What you will do: From the data underneath, reproduce exactly the stretch that begins at the line with "Consider a firewall" and ends after the line with "95.117.184.212/30 via R6".

= = = =

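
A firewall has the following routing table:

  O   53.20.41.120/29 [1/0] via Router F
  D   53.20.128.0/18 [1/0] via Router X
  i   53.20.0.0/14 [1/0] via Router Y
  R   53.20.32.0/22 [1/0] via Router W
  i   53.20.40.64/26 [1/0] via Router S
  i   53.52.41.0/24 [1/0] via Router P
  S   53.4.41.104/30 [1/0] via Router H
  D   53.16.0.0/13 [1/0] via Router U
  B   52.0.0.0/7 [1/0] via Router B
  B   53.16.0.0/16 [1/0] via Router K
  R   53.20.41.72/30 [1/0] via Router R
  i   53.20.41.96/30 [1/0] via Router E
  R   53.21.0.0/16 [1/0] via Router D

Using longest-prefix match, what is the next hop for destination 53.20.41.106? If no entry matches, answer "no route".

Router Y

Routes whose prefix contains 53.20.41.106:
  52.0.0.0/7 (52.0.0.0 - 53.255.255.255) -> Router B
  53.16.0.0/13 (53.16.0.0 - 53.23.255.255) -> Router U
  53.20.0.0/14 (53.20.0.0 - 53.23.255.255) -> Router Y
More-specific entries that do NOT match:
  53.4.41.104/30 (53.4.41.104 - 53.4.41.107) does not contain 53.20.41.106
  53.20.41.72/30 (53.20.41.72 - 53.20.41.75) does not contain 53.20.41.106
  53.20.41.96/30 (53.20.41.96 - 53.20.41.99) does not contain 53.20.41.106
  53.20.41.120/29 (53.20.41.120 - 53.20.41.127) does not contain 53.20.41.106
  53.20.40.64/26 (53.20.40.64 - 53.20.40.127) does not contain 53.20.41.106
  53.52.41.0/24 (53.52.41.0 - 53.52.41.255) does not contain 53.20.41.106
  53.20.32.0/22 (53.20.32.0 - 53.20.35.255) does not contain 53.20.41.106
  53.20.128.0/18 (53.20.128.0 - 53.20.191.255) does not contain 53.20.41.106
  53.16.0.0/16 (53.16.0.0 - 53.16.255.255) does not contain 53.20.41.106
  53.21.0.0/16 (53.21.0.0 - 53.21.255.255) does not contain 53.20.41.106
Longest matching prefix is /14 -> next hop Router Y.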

= = = =

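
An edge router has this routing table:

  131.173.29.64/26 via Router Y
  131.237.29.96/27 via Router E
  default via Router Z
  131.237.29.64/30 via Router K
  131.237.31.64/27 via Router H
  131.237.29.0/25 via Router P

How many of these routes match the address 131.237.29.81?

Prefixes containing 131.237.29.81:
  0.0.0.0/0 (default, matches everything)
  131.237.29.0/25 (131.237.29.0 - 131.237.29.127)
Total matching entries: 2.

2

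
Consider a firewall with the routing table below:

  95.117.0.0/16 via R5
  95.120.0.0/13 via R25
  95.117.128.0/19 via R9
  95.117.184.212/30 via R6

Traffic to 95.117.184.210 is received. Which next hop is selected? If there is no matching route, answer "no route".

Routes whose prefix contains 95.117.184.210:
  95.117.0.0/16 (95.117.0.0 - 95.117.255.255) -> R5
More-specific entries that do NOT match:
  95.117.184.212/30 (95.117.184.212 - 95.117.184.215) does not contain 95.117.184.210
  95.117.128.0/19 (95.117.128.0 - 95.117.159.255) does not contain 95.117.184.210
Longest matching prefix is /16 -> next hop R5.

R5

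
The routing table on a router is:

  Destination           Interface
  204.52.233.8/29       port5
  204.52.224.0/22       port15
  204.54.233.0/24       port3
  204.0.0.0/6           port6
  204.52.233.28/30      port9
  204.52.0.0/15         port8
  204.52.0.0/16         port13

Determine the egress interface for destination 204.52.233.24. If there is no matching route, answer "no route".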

= = = =

Expected output:
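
Consider a firewall with the routing table below:

  95.117.0.0/16 via R5
  95.120.0.0/13 via R25
  95.117.128.0/19 via R9
  95.117.184.212/30 via R6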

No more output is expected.